Work instructions -
Return every line of the data below, exactly.

Information provided -
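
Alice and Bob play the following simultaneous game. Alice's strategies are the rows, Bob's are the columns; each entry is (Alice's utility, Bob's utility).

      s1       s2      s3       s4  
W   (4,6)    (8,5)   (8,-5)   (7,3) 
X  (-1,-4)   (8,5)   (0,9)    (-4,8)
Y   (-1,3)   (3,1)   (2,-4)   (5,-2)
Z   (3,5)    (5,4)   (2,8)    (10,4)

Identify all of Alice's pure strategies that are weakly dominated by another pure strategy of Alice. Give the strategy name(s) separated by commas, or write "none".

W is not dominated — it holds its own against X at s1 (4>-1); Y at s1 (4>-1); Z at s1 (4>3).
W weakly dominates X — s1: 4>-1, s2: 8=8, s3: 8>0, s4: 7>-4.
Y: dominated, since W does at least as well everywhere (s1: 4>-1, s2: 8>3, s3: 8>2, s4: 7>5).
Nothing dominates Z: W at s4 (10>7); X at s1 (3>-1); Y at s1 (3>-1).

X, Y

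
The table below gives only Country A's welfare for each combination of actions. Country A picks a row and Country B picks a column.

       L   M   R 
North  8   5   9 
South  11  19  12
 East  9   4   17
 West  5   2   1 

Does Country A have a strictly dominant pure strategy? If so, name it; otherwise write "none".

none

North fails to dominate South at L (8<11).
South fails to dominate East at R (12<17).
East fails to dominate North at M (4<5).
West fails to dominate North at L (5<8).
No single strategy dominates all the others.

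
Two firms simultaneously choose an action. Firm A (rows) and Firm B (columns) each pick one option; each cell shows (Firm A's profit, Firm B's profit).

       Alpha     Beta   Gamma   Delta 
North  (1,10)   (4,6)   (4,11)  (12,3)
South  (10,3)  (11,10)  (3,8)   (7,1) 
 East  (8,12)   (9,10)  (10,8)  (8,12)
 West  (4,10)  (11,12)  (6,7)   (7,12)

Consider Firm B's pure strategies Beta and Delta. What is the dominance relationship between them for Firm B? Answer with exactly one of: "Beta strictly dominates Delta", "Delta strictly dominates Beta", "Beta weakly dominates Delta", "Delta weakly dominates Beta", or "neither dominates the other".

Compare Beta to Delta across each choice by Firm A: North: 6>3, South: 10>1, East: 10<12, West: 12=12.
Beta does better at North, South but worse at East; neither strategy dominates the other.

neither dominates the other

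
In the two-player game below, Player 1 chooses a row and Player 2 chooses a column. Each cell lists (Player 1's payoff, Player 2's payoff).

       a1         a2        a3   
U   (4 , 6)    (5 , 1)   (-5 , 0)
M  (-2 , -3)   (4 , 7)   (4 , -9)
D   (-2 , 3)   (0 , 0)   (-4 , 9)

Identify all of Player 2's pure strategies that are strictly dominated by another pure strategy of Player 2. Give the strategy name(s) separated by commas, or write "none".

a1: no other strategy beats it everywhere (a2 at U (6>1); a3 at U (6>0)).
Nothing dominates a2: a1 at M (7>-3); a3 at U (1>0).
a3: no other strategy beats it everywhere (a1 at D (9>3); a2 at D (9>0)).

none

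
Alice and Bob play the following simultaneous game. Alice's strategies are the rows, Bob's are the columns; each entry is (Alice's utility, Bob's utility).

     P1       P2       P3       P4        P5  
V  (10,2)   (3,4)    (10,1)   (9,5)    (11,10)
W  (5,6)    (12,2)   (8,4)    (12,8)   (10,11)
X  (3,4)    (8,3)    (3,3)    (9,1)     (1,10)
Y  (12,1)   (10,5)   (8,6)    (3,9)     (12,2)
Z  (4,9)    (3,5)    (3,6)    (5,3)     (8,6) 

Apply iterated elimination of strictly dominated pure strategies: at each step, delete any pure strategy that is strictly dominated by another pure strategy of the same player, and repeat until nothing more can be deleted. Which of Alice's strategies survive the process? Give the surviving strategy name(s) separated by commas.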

Written answer -
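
Alice and Bob play the following simultaneous game. Alice's strategies are the rows, Bob's are the columns; each entry is (Alice's utility, Bob's utility).

      s1       s2      s3       s4  
W   (4,6)    (8,5)   (8,-5)   (7,3) 
X  (-1,-4)   (8,5)   (0,9)    (-4,8)
Y   (-1,3)   (3,1)   (2,-4)   (5,-2)
Z   (3,5)    (5,4)   (2,8)    (10,4)

Identify all of Alice's pure strategies that are weakly dominated by another pure strategy of Alice. Give the strategy name(s) separated by commas, or write "none".

W is not dominated — it holds its own against X at s1 (4>-1); Y at s1 (4>-1); Z at s1 (4>3).
W weakly dominates X — s1: 4>-1, s2: 8=8, s3: 8>0, s4: 7>-4.
Y: dominated, since W does at least as well everywhere (s1: 4>-1, s2: 8>3, s3: 8>2, s4: 7>5).
Nothing dominates Z: W at s4 (10>7); X at s1 (3>-1); Y at s1 (3>-1).

X, Y

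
The table below gives only Country A's welfare for each combination of actions. Country A picks a row and Country B picks a column.

       L   M   R 
North  8   5   9 
South  11  19  12
 East  9   4   17
 West  5   2   1 

Does Country A have a strictly dominant pure strategy? If so, name it; otherwise write "none".

none

North fails to dominate South at L (8<11).
South fails to dominate East at R (12<17).
East fails to dominate North at M (4<5).
West fails to dominate North at L (5<8).
No single strategy dominates all the others.

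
Two firms simultaneously choose an action. Firm A (rows) and Firm B (columns) each pick one option; each cell shows (Firm A's profit, Firm B's profit).

       Alpha     Beta   Gamma   Delta 
North  (1,10)   (4,6)   (4,11)  (12,3)
South  (10,3)  (11,10)  (3,8)   (7,1) 
 East  (8,12)   (9,10)  (10,8)  (8,12)
 West  (4,10)  (11,12)  (6,7)   (7,12)

Consider Firm B's pure strategies Beta and Delta. What is the dominance relationship between them for Firm B? Answer with exactly one of: "Beta strictly dominates Delta", "Delta strictly dominates Beta", "Beta weakly dominates Delta", "Delta weakly dominates Beta", or "neither dominates the other".

Compare Beta to Delta across each choice by Firm A: North: 6>3, South: 10>1, East: 10<12, West: 12=12.
Beta does better at North, South but worse at East; neither strategy dominates the other.

neither dominates the other

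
In the two-player game below, Player 1 chooses a row and Player 2 chooses a column. Each cell lists (Player 1's payoff, Player 2's payoff).

       a1         a2        a3   
U   (4 , 6)    (5 , 1)   (-5 , 0)
M  (-2 , -3)   (4 , 7)   (4 , -9)
D   (-2 , 3)   (0 , 0)   (-4 , 9)

Identify all of Player 2's pure strategies that are strictly dominated by another pure strategy of Player 2. Give the strategy name(s) separated by commas, or write "none".

a1: no other strategy beats it everywhere (a2 at U (6>1); a3 at U (6>0)).
Nothing dominates a2: a1 at M (7>-3); a3 at U (1>0).
a3: no other strategy beats it everywhere (a1 at D (9>3); a2 at D (9>0)).

none

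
Alice and Bob play the following simultaneous game. Alice's strategies are the rows, Bob's are the columns; each entry is (Alice's utility, Bob's utility).

     P1       P2       P3       P4        P5  
V  (10,2)   (3,4)    (10,1)   (9,5)    (11,10)
W  (5,6)    (12,2)   (8,4)    (12,8)   (10,11)
X  (3,4)    (8,3)    (3,3)    (9,1)     (1,10)
Y  (12,1)   (10,5)   (8,6)    (3,9)     (12,2)
Z  (4,9)    (3,5)    (3,6)    (5,3)     (8,6) 

Apply iterated elimination of strictly dominated pure strategies: at each step, delete any pure strategy that is strictly dominated by another pure strategy of the same player, and repeat until nothing more can be deleted. Which of Alice's strategies survive the process? Give the surviving strategy name(s) separated by commas.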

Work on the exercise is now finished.